= WHAT IS NEEDED =
Set the data down once more, in full and exactly.

= PROVIDED MATERIAL =

____________________

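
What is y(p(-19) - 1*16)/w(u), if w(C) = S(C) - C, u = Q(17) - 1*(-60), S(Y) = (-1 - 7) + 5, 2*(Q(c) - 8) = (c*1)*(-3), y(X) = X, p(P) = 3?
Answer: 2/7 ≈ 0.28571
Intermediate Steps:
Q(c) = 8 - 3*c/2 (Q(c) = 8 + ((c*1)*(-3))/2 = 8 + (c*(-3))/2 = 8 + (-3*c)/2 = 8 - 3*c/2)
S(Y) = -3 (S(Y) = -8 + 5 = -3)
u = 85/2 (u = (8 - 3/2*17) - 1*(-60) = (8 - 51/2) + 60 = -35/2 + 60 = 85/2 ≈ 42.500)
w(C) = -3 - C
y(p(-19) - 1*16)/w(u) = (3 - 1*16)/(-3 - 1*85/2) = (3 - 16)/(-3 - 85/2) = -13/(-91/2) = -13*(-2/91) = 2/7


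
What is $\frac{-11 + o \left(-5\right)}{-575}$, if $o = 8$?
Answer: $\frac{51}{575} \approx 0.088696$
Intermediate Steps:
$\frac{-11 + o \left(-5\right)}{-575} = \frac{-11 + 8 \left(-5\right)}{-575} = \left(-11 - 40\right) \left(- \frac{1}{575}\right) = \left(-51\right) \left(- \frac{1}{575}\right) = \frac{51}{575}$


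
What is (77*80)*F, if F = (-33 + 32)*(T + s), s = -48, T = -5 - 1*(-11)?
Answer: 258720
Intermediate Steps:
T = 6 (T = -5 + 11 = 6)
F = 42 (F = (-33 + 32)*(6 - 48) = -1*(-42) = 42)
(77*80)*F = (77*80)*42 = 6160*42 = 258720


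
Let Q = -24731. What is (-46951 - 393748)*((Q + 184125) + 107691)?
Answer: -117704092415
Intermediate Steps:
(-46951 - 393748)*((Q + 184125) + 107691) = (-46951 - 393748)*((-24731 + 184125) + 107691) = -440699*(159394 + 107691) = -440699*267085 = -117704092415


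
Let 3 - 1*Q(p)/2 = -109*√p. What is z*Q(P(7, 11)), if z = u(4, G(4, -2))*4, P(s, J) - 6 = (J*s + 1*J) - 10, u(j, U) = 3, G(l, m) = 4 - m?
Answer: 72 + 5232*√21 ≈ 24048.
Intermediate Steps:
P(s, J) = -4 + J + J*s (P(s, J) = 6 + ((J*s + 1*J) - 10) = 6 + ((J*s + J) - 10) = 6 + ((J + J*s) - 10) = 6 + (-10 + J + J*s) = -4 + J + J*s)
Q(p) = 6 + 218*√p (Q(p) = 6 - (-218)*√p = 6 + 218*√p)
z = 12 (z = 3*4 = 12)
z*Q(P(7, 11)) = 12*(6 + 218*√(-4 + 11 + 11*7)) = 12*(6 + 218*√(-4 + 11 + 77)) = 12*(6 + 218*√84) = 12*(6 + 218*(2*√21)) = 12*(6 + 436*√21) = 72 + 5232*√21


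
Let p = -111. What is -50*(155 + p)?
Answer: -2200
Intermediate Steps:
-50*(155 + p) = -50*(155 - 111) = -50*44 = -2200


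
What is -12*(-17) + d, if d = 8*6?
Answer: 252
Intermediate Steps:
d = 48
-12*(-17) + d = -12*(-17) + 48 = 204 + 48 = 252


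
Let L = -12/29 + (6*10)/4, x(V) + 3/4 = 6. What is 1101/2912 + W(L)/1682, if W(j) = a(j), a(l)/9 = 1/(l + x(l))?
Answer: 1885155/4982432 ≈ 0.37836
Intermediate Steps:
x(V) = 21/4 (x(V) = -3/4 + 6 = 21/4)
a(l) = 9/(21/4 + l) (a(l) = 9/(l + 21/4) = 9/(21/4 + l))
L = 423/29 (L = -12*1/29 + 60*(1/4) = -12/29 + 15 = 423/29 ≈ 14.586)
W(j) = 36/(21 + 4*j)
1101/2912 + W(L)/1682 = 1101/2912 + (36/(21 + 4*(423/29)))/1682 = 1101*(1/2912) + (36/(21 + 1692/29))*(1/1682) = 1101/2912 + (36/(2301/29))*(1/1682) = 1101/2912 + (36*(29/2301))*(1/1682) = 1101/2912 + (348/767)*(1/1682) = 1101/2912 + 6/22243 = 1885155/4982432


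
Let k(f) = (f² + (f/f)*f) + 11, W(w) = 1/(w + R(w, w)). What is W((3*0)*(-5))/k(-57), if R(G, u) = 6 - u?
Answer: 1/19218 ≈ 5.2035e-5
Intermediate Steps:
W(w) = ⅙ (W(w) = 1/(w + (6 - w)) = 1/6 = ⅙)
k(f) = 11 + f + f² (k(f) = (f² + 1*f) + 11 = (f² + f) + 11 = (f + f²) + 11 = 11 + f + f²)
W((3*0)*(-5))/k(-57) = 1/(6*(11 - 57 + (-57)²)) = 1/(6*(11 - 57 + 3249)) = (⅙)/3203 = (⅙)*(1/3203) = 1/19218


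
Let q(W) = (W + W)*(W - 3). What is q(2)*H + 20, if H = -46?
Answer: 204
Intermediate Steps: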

____________________

= RESPONSE BOX =
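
What is y(p(-19) - 1*16)/w(u), if w(C) = S(C) - C, u = Q(17) - 1*(-60), S(Y) = (-1 - 7) + 5, 2*(Q(c) - 8) = (c*1)*(-3), y(X) = X, p(P) = 3?
Answer: 2/7 ≈ 0.28571
Intermediate Steps:
Q(c) = 8 - 3*c/2 (Q(c) = 8 + ((c*1)*(-3))/2 = 8 + (c*(-3))/2 = 8 + (-3*c)/2 = 8 - 3*c/2)
S(Y) = -3 (S(Y) = -8 + 5 = -3)
u = 85/2 (u = (8 - 3/2*17) - 1*(-60) = (8 - 51/2) + 60 = -35/2 + 60 = 85/2 ≈ 42.500)
w(C) = -3 - C
y(p(-19) - 1*16)/w(u) = (3 - 1*16)/(-3 - 1*85/2) = (3 - 16)/(-3 - 85/2) = -13/(-91/2) = -13*(-2/91) = 2/7


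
What is $\frac{-11 + o \left(-5\right)}{-575}$, if $o = 8$?
Answer: $\frac{51}{575} \approx 0.088696$
Intermediate Steps:
$\frac{-11 + o \left(-5\right)}{-575} = \frac{-11 + 8 \left(-5\right)}{-575} = \left(-11 - 40\right) \left(- \frac{1}{575}\right) = \left(-51\right) \left(- \frac{1}{575}\right) = \frac{51}{575}$


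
What is (77*80)*F, if F = (-33 + 32)*(T + s), s = -48, T = -5 - 1*(-11)?
Answer: 258720
Intermediate Steps:
T = 6 (T = -5 + 11 = 6)
F = 42 (F = (-33 + 32)*(6 - 48) = -1*(-42) = 42)
(77*80)*F = (77*80)*42 = 6160*42 = 258720


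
Let Q = -24731. What is (-46951 - 393748)*((Q + 184125) + 107691)?
Answer: -117704092415
Intermediate Steps:
(-46951 - 393748)*((Q + 184125) + 107691) = (-46951 - 393748)*((-24731 + 184125) + 107691) = -440699*(159394 + 107691) = -440699*267085 = -117704092415


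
Let 3 - 1*Q(p)/2 = -109*√p. What is z*Q(P(7, 11)), if z = u(4, G(4, -2))*4, P(s, J) - 6 = (J*s + 1*J) - 10, u(j, U) = 3, G(l, m) = 4 - m?
Answer: 72 + 5232*√21 ≈ 24048.
Intermediate Steps:
P(s, J) = -4 + J + J*s (P(s, J) = 6 + ((J*s + 1*J) - 10) = 6 + ((J*s + J) - 10) = 6 + ((J + J*s) - 10) = 6 + (-10 + J + J*s) = -4 + J + J*s)
Q(p) = 6 + 218*√p (Q(p) = 6 - (-218)*√p = 6 + 218*√p)
z = 12 (z = 3*4 = 12)
z*Q(P(7, 11)) = 12*(6 + 218*√(-4 + 11 + 11*7)) = 12*(6 + 218*√(-4 + 11 + 77)) = 12*(6 + 218*√84) = 12*(6 + 218*(2*√21)) = 12*(6 + 436*√21) = 72 + 5232*√21


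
Let p = -111. What is -50*(155 + p)?
Answer: -2200
Intermediate Steps:
-50*(155 + p) = -50*(155 - 111) = -50*44 = -2200


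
What is -12*(-17) + d, if d = 8*6?
Answer: 252
Intermediate Steps:
d = 48
-12*(-17) + d = -12*(-17) + 48 = 204 + 48 = 252


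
Let L = -12/29 + (6*10)/4, x(V) + 3/4 = 6. What is 1101/2912 + W(L)/1682, if W(j) = a(j), a(l)/9 = 1/(l + x(l))?
Answer: 1885155/4982432 ≈ 0.37836
Intermediate Steps:
x(V) = 21/4 (x(V) = -3/4 + 6 = 21/4)
a(l) = 9/(21/4 + l) (a(l) = 9/(l + 21/4) = 9/(21/4 + l))
L = 423/29 (L = -12*1/29 + 60*(1/4) = -12/29 + 15 = 423/29 ≈ 14.586)
W(j) = 36/(21 + 4*j)
1101/2912 + W(L)/1682 = 1101/2912 + (36/(21 + 4*(423/29)))/1682 = 1101*(1/2912) + (36/(21 + 1692/29))*(1/1682) = 1101/2912 + (36/(2301/29))*(1/1682) = 1101/2912 + (36*(29/2301))*(1/1682) = 1101/2912 + (348/767)*(1/1682) = 1101/2912 + 6/22243 = 1885155/4982432


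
Let k(f) = (f² + (f/f)*f) + 11, W(w) = 1/(w + R(w, w)). What is W((3*0)*(-5))/k(-57), if R(G, u) = 6 - u?
Answer: 1/19218 ≈ 5.2035e-5
Intermediate Steps:
W(w) = ⅙ (W(w) = 1/(w + (6 - w)) = 1/6 = ⅙)
k(f) = 11 + f + f² (k(f) = (f² + 1*f) + 11 = (f² + f) + 11 = (f + f²) + 11 = 11 + f + f²)
W((3*0)*(-5))/k(-57) = 1/(6*(11 - 57 + (-57)²)) = 1/(6*(11 - 57 + 3249)) = (⅙)/3203 = (⅙)*(1/3203) = 1/19218


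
Let q(W) = (W + W)*(W - 3). What is q(2)*H + 20, if H = -46?
Answer: 204
Intermediate Steps: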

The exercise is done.